◆ **Input records**

+--

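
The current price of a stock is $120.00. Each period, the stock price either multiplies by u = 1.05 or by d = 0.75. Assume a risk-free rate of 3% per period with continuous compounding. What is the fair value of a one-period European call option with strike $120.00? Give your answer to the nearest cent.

Risk-neutral probability p = (e^0.03 − 0.75)/(1.05 − 0.75) = 0.2805/0.3000 = 0.9348
Terminal stock prices: S_u = 126, S_d = 90
Terminal payoffs (S − K): max(6, 0) = 6, max(-30, 0) = 0
Node 0 (S = 120): V_0 = e^(−0.03)·[0.9348·6.0000 + 0.0652·0.0000] = 5.4433

$5.44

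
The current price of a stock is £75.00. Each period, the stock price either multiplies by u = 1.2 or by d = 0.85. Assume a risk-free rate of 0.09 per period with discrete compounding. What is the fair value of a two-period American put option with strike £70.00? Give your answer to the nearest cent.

Risk-neutral probability p = (1 + 0.09 − 0.85)/(1.2 − 0.85) = 0.2400/0.3500 = 0.6857
Terminal stock prices: S_uu = 108, S_ud = 76.5, S_dd = 54.19
Terminal payoffs (K − S): max(-38, 0) = 0, max(-6.5, 0) = 0, max(15.81, 0) = 15.81
Node u (S = 90): continuation = 1/1.09·[0.6857·0.0000 + 0.3143·0.0000] = 0.0000; exercise value = 0.0000 ≤ continuation, so V_u = 0.0000
Node d (S = 63.75): continuation = 1/1.09·[0.6857·0.0000 + 0.3143·15.8125] = 4.5593; exercise value = 6.2500 > continuation, so V_d = 6.2500 (exercise)
Node 0 (S = 75): continuation = 1/1.09·[0.6857·0.0000 + 0.3143·6.2500] = 1.8021; exercise value = 0.0000 ≤ continuation, so V_0 = 1.8021

£1.80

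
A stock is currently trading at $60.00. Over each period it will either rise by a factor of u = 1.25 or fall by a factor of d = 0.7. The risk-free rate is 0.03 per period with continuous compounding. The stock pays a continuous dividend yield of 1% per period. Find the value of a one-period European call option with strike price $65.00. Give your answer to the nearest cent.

$5.65

Per-period risk-free factor R = e^0.03 = 1.0305; dividend-adjusted growth = e^(0.03−0.01) = 1.0202.
Risk-neutral probability p = (1.0202 − 0.7)/(1.25 − 0.7) = 0.3202/0.5500 = 0.5822
Terminal stock prices: S_u = 75, S_d = 42
Terminal payoffs (S − K): max(10, 0) = 10, max(-23, 0) = 0
Node 0 (S = 60): V_0 = e^(−0.03)·[0.5822·10.0000 + 0.4178·0.0000] = 5.6498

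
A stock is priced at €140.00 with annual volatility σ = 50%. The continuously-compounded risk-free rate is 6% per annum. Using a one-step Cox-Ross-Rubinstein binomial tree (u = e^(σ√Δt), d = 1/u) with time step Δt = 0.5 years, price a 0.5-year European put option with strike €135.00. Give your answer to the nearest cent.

CRR parameters: u = e^(σ√Δt) = e^(0.5·√0.5) = 1.4241, d = 1/u = 0.7022
Per-period rate: rΔt = 0.06·0.5 = 0.03, so R = e^0.03 = 1.0305
Risk-neutral probability p = (e^0.03 − 0.7022)/(1.4241 − 0.7022) = 0.3283/0.7219 = 0.4547
Terminal stock prices: S_u = 199.4, S_d = 98.31
Terminal payoffs (K − S): max(-64.38, 0) = 0, max(36.69, 0) = 36.69
Node 0 (S = 140): V_0 = e^(−0.03)·[0.4547·0.0000 + 0.5453·36.6936] = 19.4175

€19.42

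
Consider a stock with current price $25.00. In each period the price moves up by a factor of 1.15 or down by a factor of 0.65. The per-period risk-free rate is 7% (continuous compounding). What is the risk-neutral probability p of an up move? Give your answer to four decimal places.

Risk-neutral probability p = (e^0.07 − 0.65)/(1.15 − 0.65) = 0.4225/0.5000 = 0.8450

p = 0.8450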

+--

◆ **Task item**
Reply by returning the full set of records above exactly.

◆ **Your response**
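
The current price of a stock is $120.00. Each period, the stock price either multiplies by u = 1.05 or by d = 0.75. Assume a risk-free rate of 3% per period with continuous compounding. What is the fair value of a one-period European call option with strike $120.00? Give your answer to the nearest cent.

Risk-neutral probability p = (e^0.03 − 0.75)/(1.05 − 0.75) = 0.2805/0.3000 = 0.9348
Terminal stock prices: S_u = 126, S_d = 90
Terminal payoffs (S − K): max(6, 0) = 6, max(-30, 0) = 0
Node 0 (S = 120): V_0 = e^(−0.03)·[0.9348·6.0000 + 0.0652·0.0000] = 5.4433

$5.44

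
The current price of a stock is £75.00. Each period, the stock price either multiplies by u = 1.2 or by d = 0.85. Assume a risk-free rate of 0.09 per period with discrete compounding. What is the fair value of a two-period American put option with strike £70.00? Give your answer to the nearest cent.

Risk-neutral probability p = (1 + 0.09 − 0.85)/(1.2 − 0.85) = 0.2400/0.3500 = 0.6857
Terminal stock prices: S_uu = 108, S_ud = 76.5, S_dd = 54.19
Terminal payoffs (K − S): max(-38, 0) = 0, max(-6.5, 0) = 0, max(15.81, 0) = 15.81
Node u (S = 90): continuation = 1/1.09·[0.6857·0.0000 + 0.3143·0.0000] = 0.0000; exercise value = 0.0000 ≤ continuation, so V_u = 0.0000
Node d (S = 63.75): continuation = 1/1.09·[0.6857·0.0000 + 0.3143·15.8125] = 4.5593; exercise value = 6.2500 > continuation, so V_d = 6.2500 (exercise)
Node 0 (S = 75): continuation = 1/1.09·[0.6857·0.0000 + 0.3143·6.2500] = 1.8021; exercise value = 0.0000 ≤ continuation, so V_0 = 1.8021

£1.80

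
A stock is currently trading at $60.00. Over each period it will either rise by a factor of u = 1.25 or fall by a factor of d = 0.7. The risk-free rate is 0.03 per period with continuous compounding. The stock pays a continuous dividend yield of 1% per period. Find the value of a one-period European call option with strike price $65.00. Give your answer to the nearest cent.

$5.65

Per-period risk-free factor R = e^0.03 = 1.0305; dividend-adjusted growth = e^(0.03−0.01) = 1.0202.
Risk-neutral probability p = (1.0202 − 0.7)/(1.25 − 0.7) = 0.3202/0.5500 = 0.5822
Terminal stock prices: S_u = 75, S_d = 42
Terminal payoffs (S − K): max(10, 0) = 10, max(-23, 0) = 0
Node 0 (S = 60): V_0 = e^(−0.03)·[0.5822·10.0000 + 0.4178·0.0000] = 5.6498

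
A stock is priced at €140.00 with annual volatility σ = 50%. The continuously-compounded risk-free rate is 6% per annum. Using a one-step Cox-Ross-Rubinstein binomial tree (u = e^(σ√Δt), d = 1/u) with time step Δt = 0.5 years, price a 0.5-year European put option with strike €135.00. Give your answer to the nearest cent.

CRR parameters: u = e^(σ√Δt) = e^(0.5·√0.5) = 1.4241, d = 1/u = 0.7022
Per-period rate: rΔt = 0.06·0.5 = 0.03, so R = e^0.03 = 1.0305
Risk-neutral probability p = (e^0.03 − 0.7022)/(1.4241 − 0.7022) = 0.3283/0.7219 = 0.4547
Terminal stock prices: S_u = 199.4, S_d = 98.31
Terminal payoffs (K − S): max(-64.38, 0) = 0, max(36.69, 0) = 36.69
Node 0 (S = 140): V_0 = e^(−0.03)·[0.4547·0.0000 + 0.5453·36.6936] = 19.4175

€19.42

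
Consider a stock with current price $25.00. In each period the price moves up by a factor of 1.15 or down by a factor of 0.65. The per-period risk-free rate is 7% (continuous compounding). What is the risk-neutral probability p of an up move? Give your answer to four decimal places.

Risk-neutral probability p = (e^0.07 − 0.65)/(1.15 − 0.65) = 0.4225/0.5000 = 0.8450

p = 0.8450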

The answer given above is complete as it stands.